▶ **Instructions for the task**
Give back all of the data verbatim.

(Saved entries)
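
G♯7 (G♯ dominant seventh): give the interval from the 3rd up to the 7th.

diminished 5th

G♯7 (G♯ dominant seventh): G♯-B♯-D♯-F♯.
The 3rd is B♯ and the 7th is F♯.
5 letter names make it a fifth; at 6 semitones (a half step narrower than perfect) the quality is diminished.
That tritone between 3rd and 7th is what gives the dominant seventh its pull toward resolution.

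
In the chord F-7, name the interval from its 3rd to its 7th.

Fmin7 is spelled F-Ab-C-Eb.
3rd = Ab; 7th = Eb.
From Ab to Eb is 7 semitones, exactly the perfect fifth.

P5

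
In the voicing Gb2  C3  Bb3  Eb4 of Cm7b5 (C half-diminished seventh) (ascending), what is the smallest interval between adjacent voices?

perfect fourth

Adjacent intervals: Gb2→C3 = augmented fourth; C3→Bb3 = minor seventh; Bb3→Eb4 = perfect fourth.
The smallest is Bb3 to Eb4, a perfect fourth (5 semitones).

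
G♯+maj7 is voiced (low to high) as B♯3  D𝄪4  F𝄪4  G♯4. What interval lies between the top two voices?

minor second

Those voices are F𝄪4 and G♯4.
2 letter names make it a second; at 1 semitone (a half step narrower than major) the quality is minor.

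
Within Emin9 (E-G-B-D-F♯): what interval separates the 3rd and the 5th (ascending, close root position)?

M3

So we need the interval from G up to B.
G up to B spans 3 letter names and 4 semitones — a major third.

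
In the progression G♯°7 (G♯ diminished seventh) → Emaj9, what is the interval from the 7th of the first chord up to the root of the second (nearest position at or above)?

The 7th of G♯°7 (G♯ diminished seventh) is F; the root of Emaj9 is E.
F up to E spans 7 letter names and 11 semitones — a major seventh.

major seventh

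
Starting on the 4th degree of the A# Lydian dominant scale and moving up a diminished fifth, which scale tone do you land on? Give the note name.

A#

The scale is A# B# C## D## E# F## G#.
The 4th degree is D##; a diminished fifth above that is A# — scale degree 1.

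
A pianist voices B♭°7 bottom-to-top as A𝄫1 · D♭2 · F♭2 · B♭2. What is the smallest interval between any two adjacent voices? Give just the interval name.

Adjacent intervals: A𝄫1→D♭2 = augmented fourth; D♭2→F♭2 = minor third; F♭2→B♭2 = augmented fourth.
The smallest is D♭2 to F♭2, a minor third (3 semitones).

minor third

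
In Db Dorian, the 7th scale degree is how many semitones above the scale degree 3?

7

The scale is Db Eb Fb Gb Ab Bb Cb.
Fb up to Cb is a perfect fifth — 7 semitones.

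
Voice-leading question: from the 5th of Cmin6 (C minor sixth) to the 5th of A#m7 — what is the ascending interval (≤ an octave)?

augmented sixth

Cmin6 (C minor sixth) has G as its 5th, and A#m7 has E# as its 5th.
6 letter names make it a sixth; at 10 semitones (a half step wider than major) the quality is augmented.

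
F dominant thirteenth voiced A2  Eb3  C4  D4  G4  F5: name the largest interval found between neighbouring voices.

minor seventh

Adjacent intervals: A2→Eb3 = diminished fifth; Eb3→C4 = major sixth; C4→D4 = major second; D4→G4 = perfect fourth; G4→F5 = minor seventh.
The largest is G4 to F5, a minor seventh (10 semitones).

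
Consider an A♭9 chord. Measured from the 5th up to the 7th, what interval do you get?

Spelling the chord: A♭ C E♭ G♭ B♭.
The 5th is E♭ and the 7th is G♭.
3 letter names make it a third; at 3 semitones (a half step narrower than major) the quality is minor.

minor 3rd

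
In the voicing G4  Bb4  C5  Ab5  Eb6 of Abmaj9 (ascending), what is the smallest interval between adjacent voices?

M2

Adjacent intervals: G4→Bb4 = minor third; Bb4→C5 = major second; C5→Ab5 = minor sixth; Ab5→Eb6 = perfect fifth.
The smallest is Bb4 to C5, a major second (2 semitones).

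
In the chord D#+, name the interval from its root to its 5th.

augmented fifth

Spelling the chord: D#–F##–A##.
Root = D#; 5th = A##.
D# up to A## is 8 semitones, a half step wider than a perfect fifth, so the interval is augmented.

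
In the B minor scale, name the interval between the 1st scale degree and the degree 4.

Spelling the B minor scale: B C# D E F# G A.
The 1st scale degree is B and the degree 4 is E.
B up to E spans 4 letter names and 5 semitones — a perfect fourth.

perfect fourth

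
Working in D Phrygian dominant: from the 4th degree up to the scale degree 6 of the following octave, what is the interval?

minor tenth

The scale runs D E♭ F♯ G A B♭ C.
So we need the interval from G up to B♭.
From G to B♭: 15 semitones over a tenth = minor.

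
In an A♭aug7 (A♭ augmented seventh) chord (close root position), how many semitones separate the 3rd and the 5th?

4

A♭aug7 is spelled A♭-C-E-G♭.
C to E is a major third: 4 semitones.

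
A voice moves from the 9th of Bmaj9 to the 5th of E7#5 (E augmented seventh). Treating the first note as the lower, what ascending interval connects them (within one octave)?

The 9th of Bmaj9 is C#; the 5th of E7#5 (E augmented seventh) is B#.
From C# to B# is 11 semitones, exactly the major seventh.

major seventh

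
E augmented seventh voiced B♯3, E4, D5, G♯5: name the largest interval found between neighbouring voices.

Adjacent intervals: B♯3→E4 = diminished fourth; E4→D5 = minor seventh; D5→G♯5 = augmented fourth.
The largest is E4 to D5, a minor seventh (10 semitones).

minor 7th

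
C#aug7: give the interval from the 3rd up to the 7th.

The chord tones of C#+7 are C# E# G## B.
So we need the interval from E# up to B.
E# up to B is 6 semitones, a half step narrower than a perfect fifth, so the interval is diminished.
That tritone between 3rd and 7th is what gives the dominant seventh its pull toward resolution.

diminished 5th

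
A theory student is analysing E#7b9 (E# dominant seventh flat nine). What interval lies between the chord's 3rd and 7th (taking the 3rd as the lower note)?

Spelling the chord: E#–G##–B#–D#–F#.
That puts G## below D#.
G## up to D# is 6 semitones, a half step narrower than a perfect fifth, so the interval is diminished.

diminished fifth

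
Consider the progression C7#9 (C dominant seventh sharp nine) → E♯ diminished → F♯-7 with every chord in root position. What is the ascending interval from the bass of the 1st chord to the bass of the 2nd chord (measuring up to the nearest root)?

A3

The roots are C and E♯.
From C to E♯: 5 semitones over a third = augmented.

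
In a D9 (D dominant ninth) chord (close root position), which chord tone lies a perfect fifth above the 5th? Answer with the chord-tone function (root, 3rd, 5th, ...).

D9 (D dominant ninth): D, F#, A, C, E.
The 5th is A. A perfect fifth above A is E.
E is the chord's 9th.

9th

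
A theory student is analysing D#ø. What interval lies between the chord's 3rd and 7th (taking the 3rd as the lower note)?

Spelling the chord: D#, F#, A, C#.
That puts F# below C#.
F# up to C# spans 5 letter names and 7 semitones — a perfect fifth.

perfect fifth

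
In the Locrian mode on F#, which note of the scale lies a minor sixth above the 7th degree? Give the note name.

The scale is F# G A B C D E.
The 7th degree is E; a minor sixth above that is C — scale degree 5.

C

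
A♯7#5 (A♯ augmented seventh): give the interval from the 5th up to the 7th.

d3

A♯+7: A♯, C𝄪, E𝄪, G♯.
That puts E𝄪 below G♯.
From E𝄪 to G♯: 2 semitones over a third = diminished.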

▶ **Expected answer**
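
G♯7 (G♯ dominant seventh): give the interval from the 3rd up to the 7th.

diminished 5th

G♯7 (G♯ dominant seventh): G♯-B♯-D♯-F♯.
The 3rd is B♯ and the 7th is F♯.
5 letter names make it a fifth; at 6 semitones (a half step narrower than perfect) the quality is diminished.
That tritone between 3rd and 7th is what gives the dominant seventh its pull toward resolution.

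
In the chord F-7, name the interval from its 3rd to its 7th.

Fmin7 is spelled F-Ab-C-Eb.
3rd = Ab; 7th = Eb.
From Ab to Eb is 7 semitones, exactly the perfect fifth.

P5

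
In the voicing Gb2  C3  Bb3  Eb4 of Cm7b5 (C half-diminished seventh) (ascending), what is the smallest interval between adjacent voices?

perfect fourth

Adjacent intervals: Gb2→C3 = augmented fourth; C3→Bb3 = minor seventh; Bb3→Eb4 = perfect fourth.
The smallest is Bb3 to Eb4, a perfect fourth (5 semitones).

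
G♯+maj7 is voiced (low to high) as B♯3  D𝄪4  F𝄪4  G♯4. What interval lies between the top two voices?

minor second

Those voices are F𝄪4 and G♯4.
2 letter names make it a second; at 1 semitone (a half step narrower than major) the quality is minor.

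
Within Emin9 (E-G-B-D-F♯): what interval separates the 3rd and the 5th (ascending, close root position)?

M3

So we need the interval from G up to B.
G up to B spans 3 letter names and 4 semitones — a major third.

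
In the progression G♯°7 (G♯ diminished seventh) → Emaj9, what is the interval from the 7th of the first chord up to the root of the second (nearest position at or above)?

The 7th of G♯°7 (G♯ diminished seventh) is F; the root of Emaj9 is E.
F up to E spans 7 letter names and 11 semitones — a major seventh.

major seventh

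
Starting on the 4th degree of the A# Lydian dominant scale and moving up a diminished fifth, which scale tone do you land on? Give the note name.

A#

The scale is A# B# C## D## E# F## G#.
The 4th degree is D##; a diminished fifth above that is A# — scale degree 1.

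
A pianist voices B♭°7 bottom-to-top as A𝄫1 · D♭2 · F♭2 · B♭2. What is the smallest interval between any two adjacent voices? Give just the interval name.

Adjacent intervals: A𝄫1→D♭2 = augmented fourth; D♭2→F♭2 = minor third; F♭2→B♭2 = augmented fourth.
The smallest is D♭2 to F♭2, a minor third (3 semitones).

minor third

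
In Db Dorian, the 7th scale degree is how many semitones above the scale degree 3?

7

The scale is Db Eb Fb Gb Ab Bb Cb.
Fb up to Cb is a perfect fifth — 7 semitones.

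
Voice-leading question: from the 5th of Cmin6 (C minor sixth) to the 5th of A#m7 — what is the ascending interval (≤ an octave)?

augmented sixth

Cmin6 (C minor sixth) has G as its 5th, and A#m7 has E# as its 5th.
6 letter names make it a sixth; at 10 semitones (a half step wider than major) the quality is augmented.

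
F dominant thirteenth voiced A2  Eb3  C4  D4  G4  F5: name the largest interval found between neighbouring voices.

minor seventh

Adjacent intervals: A2→Eb3 = diminished fifth; Eb3→C4 = major sixth; C4→D4 = major second; D4→G4 = perfect fourth; G4→F5 = minor seventh.
The largest is G4 to F5, a minor seventh (10 semitones).

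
Consider an A♭9 chord. Measured from the 5th up to the 7th, what interval do you get?

Spelling the chord: A♭ C E♭ G♭ B♭.
The 5th is E♭ and the 7th is G♭.
3 letter names make it a third; at 3 semitones (a half step narrower than major) the quality is minor.

minor 3rd

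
In the voicing G4  Bb4  C5  Ab5  Eb6 of Abmaj9 (ascending), what is the smallest interval between adjacent voices?

M2

Adjacent intervals: G4→Bb4 = minor third; Bb4→C5 = major second; C5→Ab5 = minor sixth; Ab5→Eb6 = perfect fifth.
The smallest is Bb4 to C5, a major second (2 semitones).

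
In the chord D#+, name the interval from its root to its 5th.

augmented fifth

Spelling the chord: D#–F##–A##.
Root = D#; 5th = A##.
D# up to A## is 8 semitones, a half step wider than a perfect fifth, so the interval is augmented.

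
In the B minor scale, name the interval between the 1st scale degree and the degree 4.

Spelling the B minor scale: B C# D E F# G A.
The 1st scale degree is B and the degree 4 is E.
B up to E spans 4 letter names and 5 semitones — a perfect fourth.

perfect fourth

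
Working in D Phrygian dominant: from the 4th degree up to the scale degree 6 of the following octave, what is the interval?

minor tenth

The scale runs D E♭ F♯ G A B♭ C.
So we need the interval from G up to B♭.
From G to B♭: 15 semitones over a tenth = minor.

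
In an A♭aug7 (A♭ augmented seventh) chord (close root position), how many semitones separate the 3rd and the 5th?

4

A♭aug7 is spelled A♭-C-E-G♭.
C to E is a major third: 4 semitones.

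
A voice moves from the 9th of Bmaj9 to the 5th of E7#5 (E augmented seventh). Treating the first note as the lower, what ascending interval connects them (within one octave)?

The 9th of Bmaj9 is C#; the 5th of E7#5 (E augmented seventh) is B#.
From C# to B# is 11 semitones, exactly the major seventh.

major seventh

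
E augmented seventh voiced B♯3, E4, D5, G♯5: name the largest interval found between neighbouring voices.

Adjacent intervals: B♯3→E4 = diminished fourth; E4→D5 = minor seventh; D5→G♯5 = augmented fourth.
The largest is E4 to D5, a minor seventh (10 semitones).

minor 7th

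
C#aug7: give the interval from the 3rd up to the 7th.

The chord tones of C#+7 are C# E# G## B.
So we need the interval from E# up to B.
E# up to B is 6 semitones, a half step narrower than a perfect fifth, so the interval is diminished.
That tritone between 3rd and 7th is what gives the dominant seventh its pull toward resolution.

diminished 5th

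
A theory student is analysing E#7b9 (E# dominant seventh flat nine). What interval lies between the chord's 3rd and 7th (taking the 3rd as the lower note)?

Spelling the chord: E#–G##–B#–D#–F#.
That puts G## below D#.
G## up to D# is 6 semitones, a half step narrower than a perfect fifth, so the interval is diminished.

diminished fifth

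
Consider the progression C7#9 (C dominant seventh sharp nine) → E♯ diminished → F♯-7 with every chord in root position. What is the ascending interval from the bass of the 1st chord to the bass of the 2nd chord (measuring up to the nearest root)?

A3

The roots are C and E♯.
From C to E♯: 5 semitones over a third = augmented.

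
In a D9 (D dominant ninth) chord (close root position), which chord tone lies a perfect fifth above the 5th? Answer with the chord-tone function (root, 3rd, 5th, ...).

D9 (D dominant ninth): D, F#, A, C, E.
The 5th is A. A perfect fifth above A is E.
E is the chord's 9th.

9th

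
A theory student is analysing D#ø. What interval lies between the chord's 3rd and 7th (taking the 3rd as the lower note)?

Spelling the chord: D#, F#, A, C#.
That puts F# below C#.
F# up to C# spans 5 letter names and 7 semitones — a perfect fifth.

perfect fifth

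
In the Locrian mode on F#, which note of the scale lies a minor sixth above the 7th degree? Give the note name.

The scale is F# G A B C D E.
The 7th degree is E; a minor sixth above that is C — scale degree 5.

C

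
A♯7#5 (A♯ augmented seventh): give the interval from the 5th up to the 7th.

d3

A♯+7: A♯, C𝄪, E𝄪, G♯.
That puts E𝄪 below G♯.
From E𝄪 to G♯: 2 semitones over a third = diminished.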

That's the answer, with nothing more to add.